Top of RECORDS FOR THIS EXERCISE
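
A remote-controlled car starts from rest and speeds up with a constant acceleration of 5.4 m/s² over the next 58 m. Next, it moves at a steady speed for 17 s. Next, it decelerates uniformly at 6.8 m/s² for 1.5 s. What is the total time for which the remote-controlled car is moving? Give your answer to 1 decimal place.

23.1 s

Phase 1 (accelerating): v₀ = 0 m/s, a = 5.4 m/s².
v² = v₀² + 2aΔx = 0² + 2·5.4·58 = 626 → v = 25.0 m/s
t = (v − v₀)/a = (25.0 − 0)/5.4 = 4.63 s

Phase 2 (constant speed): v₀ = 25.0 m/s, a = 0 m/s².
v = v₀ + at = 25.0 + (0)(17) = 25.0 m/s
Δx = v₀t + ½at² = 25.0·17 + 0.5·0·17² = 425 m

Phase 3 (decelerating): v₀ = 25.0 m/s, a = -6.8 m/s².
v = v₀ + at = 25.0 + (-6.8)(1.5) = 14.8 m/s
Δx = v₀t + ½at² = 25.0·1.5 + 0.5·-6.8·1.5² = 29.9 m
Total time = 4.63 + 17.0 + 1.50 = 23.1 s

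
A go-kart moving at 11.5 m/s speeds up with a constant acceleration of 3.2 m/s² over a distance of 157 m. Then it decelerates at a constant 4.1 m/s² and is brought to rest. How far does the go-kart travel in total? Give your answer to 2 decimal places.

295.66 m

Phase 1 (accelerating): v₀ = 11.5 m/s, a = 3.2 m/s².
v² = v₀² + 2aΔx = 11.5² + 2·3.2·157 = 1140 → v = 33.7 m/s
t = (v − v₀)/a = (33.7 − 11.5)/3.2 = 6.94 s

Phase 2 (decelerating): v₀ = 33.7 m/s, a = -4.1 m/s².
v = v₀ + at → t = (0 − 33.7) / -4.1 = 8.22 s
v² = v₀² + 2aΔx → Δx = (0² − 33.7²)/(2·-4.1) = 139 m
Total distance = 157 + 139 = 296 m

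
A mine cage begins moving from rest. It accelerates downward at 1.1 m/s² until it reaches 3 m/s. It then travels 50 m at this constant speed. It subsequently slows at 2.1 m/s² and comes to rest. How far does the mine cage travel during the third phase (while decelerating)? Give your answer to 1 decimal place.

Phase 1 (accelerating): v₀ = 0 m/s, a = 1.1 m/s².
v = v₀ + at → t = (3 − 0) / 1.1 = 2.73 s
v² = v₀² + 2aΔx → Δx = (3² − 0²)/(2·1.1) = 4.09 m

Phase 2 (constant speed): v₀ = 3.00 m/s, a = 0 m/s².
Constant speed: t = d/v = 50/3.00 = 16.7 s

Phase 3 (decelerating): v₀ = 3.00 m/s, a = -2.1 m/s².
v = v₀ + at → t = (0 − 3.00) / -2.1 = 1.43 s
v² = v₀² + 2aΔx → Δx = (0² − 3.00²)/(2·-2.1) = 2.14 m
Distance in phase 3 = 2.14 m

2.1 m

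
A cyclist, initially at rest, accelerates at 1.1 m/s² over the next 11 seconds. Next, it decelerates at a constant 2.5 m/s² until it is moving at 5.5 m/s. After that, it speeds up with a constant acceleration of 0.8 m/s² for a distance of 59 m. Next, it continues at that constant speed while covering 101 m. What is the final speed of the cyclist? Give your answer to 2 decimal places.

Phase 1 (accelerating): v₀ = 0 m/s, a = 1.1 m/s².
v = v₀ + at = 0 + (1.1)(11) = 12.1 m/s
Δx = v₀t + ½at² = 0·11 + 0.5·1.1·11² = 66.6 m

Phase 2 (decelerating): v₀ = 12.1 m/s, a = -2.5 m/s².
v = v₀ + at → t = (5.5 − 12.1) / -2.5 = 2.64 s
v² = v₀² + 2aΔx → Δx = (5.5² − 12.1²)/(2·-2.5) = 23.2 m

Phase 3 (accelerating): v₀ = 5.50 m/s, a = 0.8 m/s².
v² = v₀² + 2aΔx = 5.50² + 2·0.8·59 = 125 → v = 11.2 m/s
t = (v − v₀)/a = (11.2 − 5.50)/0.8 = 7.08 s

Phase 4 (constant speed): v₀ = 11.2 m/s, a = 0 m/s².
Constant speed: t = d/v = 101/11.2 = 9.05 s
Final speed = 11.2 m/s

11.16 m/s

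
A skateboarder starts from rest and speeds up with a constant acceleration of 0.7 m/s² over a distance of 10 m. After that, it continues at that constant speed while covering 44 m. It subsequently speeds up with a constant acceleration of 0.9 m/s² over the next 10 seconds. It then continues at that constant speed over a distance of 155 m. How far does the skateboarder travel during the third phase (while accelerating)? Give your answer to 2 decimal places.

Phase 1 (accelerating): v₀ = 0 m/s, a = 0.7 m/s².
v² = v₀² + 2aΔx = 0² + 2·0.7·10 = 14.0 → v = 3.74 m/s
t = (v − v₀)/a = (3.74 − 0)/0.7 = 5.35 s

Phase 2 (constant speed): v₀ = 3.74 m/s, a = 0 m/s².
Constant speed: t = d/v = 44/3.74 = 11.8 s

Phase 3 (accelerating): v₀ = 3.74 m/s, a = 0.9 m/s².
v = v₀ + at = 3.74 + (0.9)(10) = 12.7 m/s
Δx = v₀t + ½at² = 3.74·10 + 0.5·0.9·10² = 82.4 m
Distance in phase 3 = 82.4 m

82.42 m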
Bottom of RECORDS FOR THIS EXERCISE
--- EXERCISE DESCRIPTION ---
From start to finish, retype the records above with complete accuracy.

--- EXPECTED ANSWER ---
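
A remote-controlled car starts from rest and speeds up with a constant acceleration of 5.4 m/s² over the next 58 m. Next, it moves at a steady speed for 17 s. Next, it decelerates uniformly at 6.8 m/s² for 1.5 s. What is the total time for which the remote-controlled car is moving? Give your answer to 1 decimal place.

23.1 s

Phase 1 (accelerating): v₀ = 0 m/s, a = 5.4 m/s².
v² = v₀² + 2aΔx = 0² + 2·5.4·58 = 626 → v = 25.0 m/s
t = (v − v₀)/a = (25.0 − 0)/5.4 = 4.63 s

Phase 2 (constant speed): v₀ = 25.0 m/s, a = 0 m/s².
v = v₀ + at = 25.0 + (0)(17) = 25.0 m/s
Δx = v₀t + ½at² = 25.0·17 + 0.5·0·17² = 425 m

Phase 3 (decelerating): v₀ = 25.0 m/s, a = -6.8 m/s².
v = v₀ + at = 25.0 + (-6.8)(1.5) = 14.8 m/s
Δx = v₀t + ½at² = 25.0·1.5 + 0.5·-6.8·1.5² = 29.9 m
Total time = 4.63 + 17.0 + 1.50 = 23.1 s

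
A go-kart moving at 11.5 m/s speeds up with a constant acceleration of 3.2 m/s² over a distance of 157 m. Then it decelerates at a constant 4.1 m/s² and is brought to rest. How far does the go-kart travel in total? Give your answer to 2 decimal places.

295.66 m

Phase 1 (accelerating): v₀ = 11.5 m/s, a = 3.2 m/s².
v² = v₀² + 2aΔx = 11.5² + 2·3.2·157 = 1140 → v = 33.7 m/s
t = (v − v₀)/a = (33.7 − 11.5)/3.2 = 6.94 s

Phase 2 (decelerating): v₀ = 33.7 m/s, a = -4.1 m/s².
v = v₀ + at → t = (0 − 33.7) / -4.1 = 8.22 s
v² = v₀² + 2aΔx → Δx = (0² − 33.7²)/(2·-4.1) = 139 m
Total distance = 157 + 139 = 296 m

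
A mine cage begins moving from rest. It accelerates downward at 1.1 m/s² until it reaches 3 m/s. It then travels 50 m at this constant speed. It subsequently slows at 2.1 m/s² and comes to rest. How far does the mine cage travel during the third phase (while decelerating)? Give your answer to 1 decimal place.

Phase 1 (accelerating): v₀ = 0 m/s, a = 1.1 m/s².
v = v₀ + at → t = (3 − 0) / 1.1 = 2.73 s
v² = v₀² + 2aΔx → Δx = (3² − 0²)/(2·1.1) = 4.09 m

Phase 2 (constant speed): v₀ = 3.00 m/s, a = 0 m/s².
Constant speed: t = d/v = 50/3.00 = 16.7 s

Phase 3 (decelerating): v₀ = 3.00 m/s, a = -2.1 m/s².
v = v₀ + at → t = (0 − 3.00) / -2.1 = 1.43 s
v² = v₀² + 2aΔx → Δx = (0² − 3.00²)/(2·-2.1) = 2.14 m
Distance in phase 3 = 2.14 m

2.1 m

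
A cyclist, initially at rest, accelerates at 1.1 m/s² over the next 11 seconds. Next, it decelerates at a constant 2.5 m/s² until it is moving at 5.5 m/s. After that, it speeds up with a constant acceleration of 0.8 m/s² for a distance of 59 m. Next, it continues at that constant speed while covering 101 m. What is the final speed of the cyclist? Give your answer to 2 decimal places.

Phase 1 (accelerating): v₀ = 0 m/s, a = 1.1 m/s².
v = v₀ + at = 0 + (1.1)(11) = 12.1 m/s
Δx = v₀t + ½at² = 0·11 + 0.5·1.1·11² = 66.6 m

Phase 2 (decelerating): v₀ = 12.1 m/s, a = -2.5 m/s².
v = v₀ + at → t = (5.5 − 12.1) / -2.5 = 2.64 s
v² = v₀² + 2aΔx → Δx = (5.5² − 12.1²)/(2·-2.5) = 23.2 m

Phase 3 (accelerating): v₀ = 5.50 m/s, a = 0.8 m/s².
v² = v₀² + 2aΔx = 5.50² + 2·0.8·59 = 125 → v = 11.2 m/s
t = (v − v₀)/a = (11.2 − 5.50)/0.8 = 7.08 s

Phase 4 (constant speed): v₀ = 11.2 m/s, a = 0 m/s².
Constant speed: t = d/v = 101/11.2 = 9.05 s
Final speed = 11.2 m/s

11.16 m/s

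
A skateboarder starts from rest and speeds up with a constant acceleration of 0.7 m/s² over a distance of 10 m. After that, it continues at that constant speed while covering 44 m. It subsequently speeds up with a constant acceleration of 0.9 m/s² over the next 10 seconds. It then continues at that constant speed over a distance of 155 m. How far does the skateboarder travel during the third phase (while accelerating)? Give your answer to 2 decimal places.

Phase 1 (accelerating): v₀ = 0 m/s, a = 0.7 m/s².
v² = v₀² + 2aΔx = 0² + 2·0.7·10 = 14.0 → v = 3.74 m/s
t = (v − v₀)/a = (3.74 − 0)/0.7 = 5.35 s

Phase 2 (constant speed): v₀ = 3.74 m/s, a = 0 m/s².
Constant speed: t = d/v = 44/3.74 = 11.8 s

Phase 3 (accelerating): v₀ = 3.74 m/s, a = 0.9 m/s².
v = v₀ + at = 3.74 + (0.9)(10) = 12.7 m/s
Δx = v₀t + ½at² = 3.74·10 + 0.5·0.9·10² = 82.4 m
Distance in phase 3 = 82.4 m

82.42 m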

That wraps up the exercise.